::: Records supplied

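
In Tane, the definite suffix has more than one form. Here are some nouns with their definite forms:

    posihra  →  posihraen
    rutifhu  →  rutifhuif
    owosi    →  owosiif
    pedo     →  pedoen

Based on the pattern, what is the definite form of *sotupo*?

sotupoen

The alternation tracks the last vowel of the stem — -if when the last vowel of the stem is a high vowel (*rutifhu*, *owosi*); -en when the last vowel of the stem is a non-high vowel (*posihra*, *pedo*).
The last vowel of *sotupo* is /o/, which is a non-high vowel, so the suffix is -en, giving *sotupoen*.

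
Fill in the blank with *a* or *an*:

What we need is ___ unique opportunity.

The indefinite article is chosen by the initial *sound* of the following word, not its spelling.
*unique* begins with the sound /juː/ (u pronounced /juː/) — a consonant sound.
So the article is *a*: What we need is a unique opportunity.

a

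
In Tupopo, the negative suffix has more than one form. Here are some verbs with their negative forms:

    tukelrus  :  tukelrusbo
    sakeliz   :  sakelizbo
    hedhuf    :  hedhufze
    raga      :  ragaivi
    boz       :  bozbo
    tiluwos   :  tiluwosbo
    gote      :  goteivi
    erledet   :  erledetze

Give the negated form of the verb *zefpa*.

zefpaivi

The suffix is conditioned by the final sound: -bo when the stem ends in a sibilant (*tukelrus*, *sakeliz*, *boz*, *tiluwos*); -ze when the stem ends in a non-sibilant consonant (*hedhuf*, *erledet*); -ivi when the stem ends in a vowel (*raga*, *gote*).
The final sound of *zefpa* is /a/, which is a vowel, so the suffix is -ivi, giving *zefpaivi*.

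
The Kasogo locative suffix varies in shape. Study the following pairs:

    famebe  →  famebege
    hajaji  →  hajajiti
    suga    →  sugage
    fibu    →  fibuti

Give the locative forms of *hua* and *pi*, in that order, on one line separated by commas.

The alternation tracks the last vowel of the stem — -ti when the last vowel of the stem is a high vowel (*hajaji*, *fibu*); -ge when the last vowel of the stem is a non-high vowel (*famebe*, *suga*).
Since the last vowel of *hua* is /a/ (a non-high vowel), it takes -ge, giving *huage*.
*pi*: last vowel = /i/, a high vowel → -ti → *piti*.

huage, piti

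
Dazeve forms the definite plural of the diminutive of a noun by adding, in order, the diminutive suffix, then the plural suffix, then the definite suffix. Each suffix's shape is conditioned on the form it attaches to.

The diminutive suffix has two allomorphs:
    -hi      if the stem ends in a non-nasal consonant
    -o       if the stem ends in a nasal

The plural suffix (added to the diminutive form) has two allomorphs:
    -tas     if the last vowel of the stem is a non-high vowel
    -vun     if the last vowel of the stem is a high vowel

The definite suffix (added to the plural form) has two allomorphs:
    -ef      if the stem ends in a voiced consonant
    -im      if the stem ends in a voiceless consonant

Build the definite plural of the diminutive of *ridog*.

The final consonant of *ridog* is /g/, which is non-nasal, so the diminutive suffix is -hi, giving *ridoghi*.
Since the last vowel of the diminutive form *ridoghi* is /i/ (a high vowel), it takes -vun, giving *ridoghivun*.
The plural form *ridoghivun* — final consonant /n/ (voiced) → -ef → *ridoghivunef*.

ridoghivunef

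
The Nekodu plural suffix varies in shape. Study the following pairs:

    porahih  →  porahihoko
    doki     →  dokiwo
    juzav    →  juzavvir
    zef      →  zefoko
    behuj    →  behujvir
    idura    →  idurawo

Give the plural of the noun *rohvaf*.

rohvafoko

Looking at the final sound of each stem: -oko when the stem ends in a voiceless consonant (*porahih*, *zef*); -vir when the stem ends in a voiced consonant (*juzav*, *behuj*); -wo when the stem ends in a vowel (*doki*, *idura*).
*rohvaf* — final sound /f/ (a voiceless consonant) → -oko → *rohvafoko*.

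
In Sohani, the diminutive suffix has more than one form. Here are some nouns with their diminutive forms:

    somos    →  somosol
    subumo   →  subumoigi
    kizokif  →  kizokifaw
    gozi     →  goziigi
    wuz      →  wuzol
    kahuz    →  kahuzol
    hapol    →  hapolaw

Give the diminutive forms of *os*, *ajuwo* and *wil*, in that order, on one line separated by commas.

osol, ajuwoigi, wilaw

Looking at the final sound of each stem: -ol when the stem ends in a sibilant (*somos*, *wuz*, *kahuz*); -aw when the stem ends in a non-sibilant consonant (*kizokif*, *hapol*); -igi when the stem ends in a vowel (*subumo*, *gozi*).
Since the final sound of *os* is /s/ (a sibilant), it takes -ol, giving *osol*.
*ajuwo*: final sound = /o/, a vowel → -igi → *ajuwoigi*.
*wil* — final sound /l/ (a non-sibilant consonant) → -aw → *wilaw*.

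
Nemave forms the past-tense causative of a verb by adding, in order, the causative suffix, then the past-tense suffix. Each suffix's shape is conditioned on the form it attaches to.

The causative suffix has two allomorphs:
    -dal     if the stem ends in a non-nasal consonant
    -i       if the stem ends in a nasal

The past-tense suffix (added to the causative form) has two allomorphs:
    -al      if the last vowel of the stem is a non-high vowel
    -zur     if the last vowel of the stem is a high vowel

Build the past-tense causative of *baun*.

The final consonant of *baun* is /n/, which is a nasal, so the causative suffix is -i, giving *bauni*.
The causative form *bauni*: last vowel = /i/, a high vowel → -zur → *baunizur*.

baunizur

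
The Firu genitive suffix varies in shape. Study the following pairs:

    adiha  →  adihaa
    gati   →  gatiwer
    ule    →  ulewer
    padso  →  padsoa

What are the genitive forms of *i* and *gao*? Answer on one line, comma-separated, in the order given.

iwer, gaoa

Looking at the last vowel of each stem: -wer when the last vowel of the stem is a front vowel (*gati*, *ule*); -a when the last vowel of the stem is a back vowel (*adiha*, *padso*).
*i*: last vowel = /i/, a front vowel → -wer → *iwer*.
*gao*: last vowel = /o/, a back vowel → -a → *gaoa*.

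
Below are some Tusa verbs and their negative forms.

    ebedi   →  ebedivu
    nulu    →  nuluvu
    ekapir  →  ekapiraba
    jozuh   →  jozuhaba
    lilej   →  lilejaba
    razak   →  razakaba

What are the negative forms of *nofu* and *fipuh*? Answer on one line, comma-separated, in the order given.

nofuvu, fipuhaba

The alternation tracks the final sound of the stem — -aba when the stem ends in a consonant (*ekapir*, *jozuh*, *lilej*, *razak*); -vu when the stem ends in a vowel (*ebedi*, *nulu*).
Since the final sound of *nofu* is /u/ (a vowel), it takes -vu, giving *nofuvu*.
*fipuh* — final sound /h/ (a consonant) → -aba → *fipuhaba*.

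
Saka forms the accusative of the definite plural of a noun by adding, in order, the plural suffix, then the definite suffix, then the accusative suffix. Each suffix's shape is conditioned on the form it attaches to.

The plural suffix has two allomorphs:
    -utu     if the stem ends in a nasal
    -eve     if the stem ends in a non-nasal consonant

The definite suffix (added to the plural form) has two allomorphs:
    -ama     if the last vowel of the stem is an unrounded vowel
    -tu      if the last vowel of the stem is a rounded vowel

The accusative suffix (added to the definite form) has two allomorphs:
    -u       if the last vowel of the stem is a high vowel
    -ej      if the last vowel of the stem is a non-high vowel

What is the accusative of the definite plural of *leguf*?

*leguf*: final consonant = /f/, non-nasal → -eve → *legufeve*.
The plural form *legufeve* — last vowel /e/ (an unrounded vowel) → -ama → *legufeveama*.
The last vowel of the definite form *legufeveama* is /a/, which is a non-high vowel, so the accusative suffix is -ej, giving *legufeveamaej*.

legufeveamaej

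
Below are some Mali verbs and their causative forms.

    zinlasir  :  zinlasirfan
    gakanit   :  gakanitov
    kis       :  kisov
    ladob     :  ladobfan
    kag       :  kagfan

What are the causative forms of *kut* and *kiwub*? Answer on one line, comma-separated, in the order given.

The alternation tracks the final consonant of the stem — -ov when the stem ends in a voiceless consonant (*gakanit*, *kis*); -fan when the stem ends in a voiced consonant (*zinlasir*, *ladob*, *kag*).
The final consonant of *kut* is /t/, which is voiceless, so the suffix is -ov, giving *kutov*.
*kiwub* — final consonant /b/ (voiced) → -fan → *kiwubfan*.

kutov, kiwubfan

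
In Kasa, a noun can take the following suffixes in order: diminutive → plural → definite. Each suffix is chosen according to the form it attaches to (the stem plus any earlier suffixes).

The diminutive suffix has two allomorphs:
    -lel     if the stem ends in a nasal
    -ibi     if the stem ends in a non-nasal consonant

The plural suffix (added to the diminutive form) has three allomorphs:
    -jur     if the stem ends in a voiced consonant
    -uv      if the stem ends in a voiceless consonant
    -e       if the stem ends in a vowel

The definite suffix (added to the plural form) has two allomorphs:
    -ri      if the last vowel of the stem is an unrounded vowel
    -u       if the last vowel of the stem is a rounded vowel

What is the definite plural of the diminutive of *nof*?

*nof* — final consonant /f/ (non-nasal) → -ibi → *nofibi*.
The diminutive form *nofibi*: final sound = /i/, a vowel → -e → *nofibie*.
The plural form *nofibie*: last vowel = /e/, an unrounded vowel → -ri → *nofibieri*.

nofibieri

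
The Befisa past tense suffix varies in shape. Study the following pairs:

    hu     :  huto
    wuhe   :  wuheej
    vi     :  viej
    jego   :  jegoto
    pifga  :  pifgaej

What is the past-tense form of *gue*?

The pattern is rounding harmony: -to when the last vowel of the stem is a rounded vowel (*hu*, *jego*); -ej when the last vowel of the stem is an unrounded vowel (*wuhe*, *vi*, *pifga*).
The last vowel of *gue* is /e/, which is an unrounded vowel, so the suffix is -ej, giving *gueej*.

gueej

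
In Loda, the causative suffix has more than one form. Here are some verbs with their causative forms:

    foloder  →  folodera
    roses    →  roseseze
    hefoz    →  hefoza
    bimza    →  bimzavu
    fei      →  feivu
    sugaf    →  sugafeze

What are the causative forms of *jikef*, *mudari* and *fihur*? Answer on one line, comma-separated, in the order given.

jikefeze, mudarivu, fihura

Looking at the final sound of each stem: -eze when the stem ends in a voiceless consonant (*roses*, *sugaf*); -a when the stem ends in a voiced consonant (*foloder*, *hefoz*); -vu when the stem ends in a vowel (*bimza*, *fei*).
*jikef* — final sound /f/ (a voiceless consonant) → -eze → *jikefeze*.
Since the final sound of *mudari* is /i/ (a vowel), it takes -vu, giving *mudarivu*.
Since the final sound of *fihur* is /r/ (a voiced consonant), it takes -a, giving *fihura*.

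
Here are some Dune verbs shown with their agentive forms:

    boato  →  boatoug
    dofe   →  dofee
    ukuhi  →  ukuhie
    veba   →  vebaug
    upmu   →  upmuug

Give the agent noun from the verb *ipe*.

ipee

The alternation tracks the last vowel of the stem — -e when the last vowel of the stem is a front vowel (*dofe*, *ukuhi*); -ug when the last vowel of the stem is a back vowel (*boato*, *veba*, *upmu*).
*ipe*: last vowel = /e/, a front vowel → -e → *ipee*.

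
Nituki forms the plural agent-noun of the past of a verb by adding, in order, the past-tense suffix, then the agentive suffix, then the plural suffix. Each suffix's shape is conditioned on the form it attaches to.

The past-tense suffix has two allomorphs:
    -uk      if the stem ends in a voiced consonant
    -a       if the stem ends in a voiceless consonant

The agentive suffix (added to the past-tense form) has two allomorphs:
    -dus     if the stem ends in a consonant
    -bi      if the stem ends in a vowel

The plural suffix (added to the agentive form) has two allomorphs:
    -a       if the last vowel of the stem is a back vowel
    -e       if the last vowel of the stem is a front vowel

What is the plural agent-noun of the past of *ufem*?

ufemukdusa

*ufem* — final consonant /m/ (voiced) → -uk → *ufemuk*.
The final sound of the past-tense form *ufemuk* is /k/, which is a consonant, so the agentive suffix is -dus, giving *ufemukdus*.
The agentive form *ufemukdus* — last vowel /u/ (a back vowel) → -a → *ufemukdusa*.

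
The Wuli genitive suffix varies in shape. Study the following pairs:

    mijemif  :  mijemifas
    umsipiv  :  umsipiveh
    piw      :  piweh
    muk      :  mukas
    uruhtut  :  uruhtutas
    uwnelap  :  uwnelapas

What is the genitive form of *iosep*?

iosepas

Looking at the final consonant of each stem: -as when the stem ends in a voiceless consonant (*mijemif*, *muk*, *uruhtut*, *uwnelap*); -eh when the stem ends in a voiced consonant (*umsipiv*, *piw*).
*iosep*: final consonant = /p/, voiceless → -as → *iosepas*.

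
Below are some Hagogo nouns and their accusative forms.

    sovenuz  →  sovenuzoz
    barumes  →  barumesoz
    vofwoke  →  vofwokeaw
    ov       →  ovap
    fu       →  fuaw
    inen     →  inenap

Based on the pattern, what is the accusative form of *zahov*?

Looking at the final sound of each stem: -oz when the stem ends in a sibilant (*sovenuz*, *barumes*); -ap when the stem ends in a non-sibilant consonant (*ov*, *inen*); -aw when the stem ends in a vowel (*vofwoke*, *fu*).
*zahov* — final sound /v/ (a non-sibilant consonant) → -ap → *zahovap*.

zahovap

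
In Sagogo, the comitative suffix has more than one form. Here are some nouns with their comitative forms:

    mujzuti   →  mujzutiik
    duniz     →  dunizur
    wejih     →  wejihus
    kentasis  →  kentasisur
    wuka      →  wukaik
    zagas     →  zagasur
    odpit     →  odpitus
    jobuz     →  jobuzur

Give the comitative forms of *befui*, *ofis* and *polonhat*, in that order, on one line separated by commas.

The suffix is conditioned by the final sound: -ur when the stem ends in a sibilant (*duniz*, *kentasis*, *zagas*, *jobuz*); -us when the stem ends in a non-sibilant consonant (*wejih*, *odpit*); -ik when the stem ends in a vowel (*mujzuti*, *wuka*).
*befui*: final sound = /i/, a vowel → -ik → *befuiik*.
*ofis*: final sound = /s/, a sibilant → -ur → *ofisur*.
Since the final sound of *polonhat* is /t/ (a non-sibilant consonant), it takes -us, giving *polonhatus*.

befuiik, ofisur, polonhatus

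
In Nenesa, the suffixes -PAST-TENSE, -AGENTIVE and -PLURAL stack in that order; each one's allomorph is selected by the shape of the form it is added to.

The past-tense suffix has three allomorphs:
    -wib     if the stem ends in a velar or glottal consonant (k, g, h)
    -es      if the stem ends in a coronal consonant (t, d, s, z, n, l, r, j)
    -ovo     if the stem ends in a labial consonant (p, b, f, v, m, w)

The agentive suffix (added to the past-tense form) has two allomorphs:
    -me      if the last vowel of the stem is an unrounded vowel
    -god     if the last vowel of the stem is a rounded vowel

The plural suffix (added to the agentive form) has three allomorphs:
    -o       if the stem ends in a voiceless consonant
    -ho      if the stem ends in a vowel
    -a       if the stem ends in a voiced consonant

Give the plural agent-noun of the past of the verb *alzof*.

alzofovogoda

Since the final consonant of *alzof* is /f/ (labial), it takes -ovo, giving *alzofovo*.
The past-tense form *alzofovo*: last vowel = /o/, a rounded vowel → -god → *alzofovogod*.
The agentive form *alzofovogod* — final sound /d/ (a voiced consonant) → -a → *alzofovogoda*.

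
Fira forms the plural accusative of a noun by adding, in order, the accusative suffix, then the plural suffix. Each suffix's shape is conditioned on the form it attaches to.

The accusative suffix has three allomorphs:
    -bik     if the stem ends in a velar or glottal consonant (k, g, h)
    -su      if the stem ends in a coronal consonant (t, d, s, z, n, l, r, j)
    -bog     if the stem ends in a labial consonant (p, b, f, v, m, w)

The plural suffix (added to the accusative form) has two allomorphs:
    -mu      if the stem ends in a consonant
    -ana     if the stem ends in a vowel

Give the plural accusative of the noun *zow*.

zowbogmu

*zow*: final consonant = /w/, labial → -bog → *zowbog*.
The accusative form *zowbog* — final sound /g/ (a consonant) → -mu → *zowbogmu*.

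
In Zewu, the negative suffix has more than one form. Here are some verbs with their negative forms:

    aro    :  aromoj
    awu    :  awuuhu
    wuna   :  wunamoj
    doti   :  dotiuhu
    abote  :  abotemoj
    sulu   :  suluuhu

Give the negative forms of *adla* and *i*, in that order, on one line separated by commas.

The pattern is height harmony: -uhu when the last vowel of the stem is a high vowel (*awu*, *doti*, *sulu*); -moj when the last vowel of the stem is a non-high vowel (*aro*, *wuna*, *abote*).
The last vowel of *adla* is /a/, which is a non-high vowel, so the suffix is -moj, giving *adlamoj*.
The last vowel of *i* is /i/, which is a high vowel, so the suffix is -uhu, giving *iuhu*.

adlamoj, iuhu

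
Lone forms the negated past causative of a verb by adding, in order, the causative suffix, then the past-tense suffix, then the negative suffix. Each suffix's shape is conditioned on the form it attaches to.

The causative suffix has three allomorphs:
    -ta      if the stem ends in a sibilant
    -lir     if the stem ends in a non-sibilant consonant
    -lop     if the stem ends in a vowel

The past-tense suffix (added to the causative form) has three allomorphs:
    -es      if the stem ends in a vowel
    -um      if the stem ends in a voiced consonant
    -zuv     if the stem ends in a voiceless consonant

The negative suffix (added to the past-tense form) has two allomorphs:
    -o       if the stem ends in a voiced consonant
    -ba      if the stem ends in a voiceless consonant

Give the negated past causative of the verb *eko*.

ekolopzuvo

*eko*: final sound = /o/, a vowel → -lop → *ekolop*.
The final sound of the causative form *ekolop* is /p/, which is a voiceless consonant, so the past-tense suffix is -zuv, giving *ekolopzuv*.
Since the final consonant of the past-tense form *ekolopzuv* is /v/ (voiced), it takes -o, giving *ekolopzuvo*.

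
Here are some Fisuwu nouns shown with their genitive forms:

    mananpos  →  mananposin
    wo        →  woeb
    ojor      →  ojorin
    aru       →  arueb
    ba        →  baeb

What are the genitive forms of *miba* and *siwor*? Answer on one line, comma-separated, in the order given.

The pattern is consonant vs. vowel: -in when the stem ends in a consonant (*mananpos*, *ojor*); -eb when the stem ends in a vowel (*wo*, *aru*, *ba*).
The final sound of *miba* is /a/, which is a vowel, so the suffix is -eb, giving *mibaeb*.
*siwor* — final sound /r/ (a consonant) → -in → *siworin*.

mibaeb, siworin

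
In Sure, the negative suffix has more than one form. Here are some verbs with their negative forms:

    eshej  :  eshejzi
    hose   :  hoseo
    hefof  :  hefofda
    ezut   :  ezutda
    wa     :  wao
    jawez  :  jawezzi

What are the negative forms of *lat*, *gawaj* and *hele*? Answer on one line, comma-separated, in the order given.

latda, gawajzi, heleo

The alternation tracks the final sound of the stem — -da when the stem ends in a voiceless consonant (*hefof*, *ezut*); -zi when the stem ends in a voiced consonant (*eshej*, *jawez*); -o when the stem ends in a vowel (*hose*, *wa*).
*lat*: final sound = /t/, a voiceless consonant → -da → *latda*.
The final sound of *gawaj* is /j/, which is a voiced consonant, so the suffix is -zi, giving *gawajzi*.
*hele* — final sound /e/ (a vowel) → -o → *heleo*.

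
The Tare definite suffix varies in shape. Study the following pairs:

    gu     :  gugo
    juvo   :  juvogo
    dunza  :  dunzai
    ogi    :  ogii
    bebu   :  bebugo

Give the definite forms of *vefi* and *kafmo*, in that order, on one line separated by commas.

The alternation tracks the last vowel of the stem — -go when the last vowel of the stem is a rounded vowel (*gu*, *juvo*, *bebu*); -i when the last vowel of the stem is an unrounded vowel (*dunza*, *ogi*).
*vefi* — last vowel /i/ (an unrounded vowel) → -i → *vefii*.
The last vowel of *kafmo* is /o/, which is a rounded vowel, so the suffix is -go, giving *kafmogo*.

vefii, kafmogo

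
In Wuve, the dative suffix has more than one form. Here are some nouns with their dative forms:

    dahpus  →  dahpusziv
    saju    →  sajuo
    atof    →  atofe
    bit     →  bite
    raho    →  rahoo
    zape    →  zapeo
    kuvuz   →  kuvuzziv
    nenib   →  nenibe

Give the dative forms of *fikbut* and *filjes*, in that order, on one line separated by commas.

The pattern is sibilance of the final sound: -ziv when the stem ends in a sibilant (*dahpus*, *kuvuz*); -e when the stem ends in a non-sibilant consonant (*atof*, *bit*, *nenib*); -o when the stem ends in a vowel (*saju*, *raho*, *zape*).
The final sound of *fikbut* is /t/, which is a non-sibilant consonant, so the suffix is -e, giving *fikbute*.
*filjes*: final sound = /s/, a sibilant → -ziv → *filjesziv*.

fikbute, filjesziv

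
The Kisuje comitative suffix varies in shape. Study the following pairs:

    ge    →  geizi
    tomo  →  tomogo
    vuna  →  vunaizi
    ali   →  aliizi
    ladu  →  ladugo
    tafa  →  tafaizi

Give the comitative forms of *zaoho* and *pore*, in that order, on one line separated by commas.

zaohogo, poreizi

The suffix is conditioned by the last vowel: -go when the last vowel of the stem is a rounded vowel (*tomo*, *ladu*); -izi when the last vowel of the stem is an unrounded vowel (*ge*, *vuna*, *ali*, *tafa*).
Since the last vowel of *zaoho* is /o/ (a rounded vowel), it takes -go, giving *zaohogo*.
Since the last vowel of *pore* is /e/ (an unrounded vowel), it takes -izi, giving *poreizi*.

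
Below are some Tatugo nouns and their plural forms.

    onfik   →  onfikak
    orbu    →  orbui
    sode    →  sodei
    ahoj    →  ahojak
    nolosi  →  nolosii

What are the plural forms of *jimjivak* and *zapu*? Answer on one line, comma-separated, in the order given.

jimjivakak, zapui

The pattern is consonant vs. vowel: -ak when the stem ends in a consonant (*onfik*, *ahoj*); -i when the stem ends in a vowel (*orbu*, *sode*, *nolosi*).
*jimjivak*: final sound = /k/, a consonant → -ak → *jimjivakak*.
*zapu* — final sound /u/ (a vowel) → -i → *zapui*.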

::::::

What needs to be done:
In the data above, which lines include "glottal"? Return those lines.

Your solution:
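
    -wib     if the stem ends in a velar or glottal consonant (k, g, h)
    -bik     if the stem ends in a velar or glottal consonant (k, g, h)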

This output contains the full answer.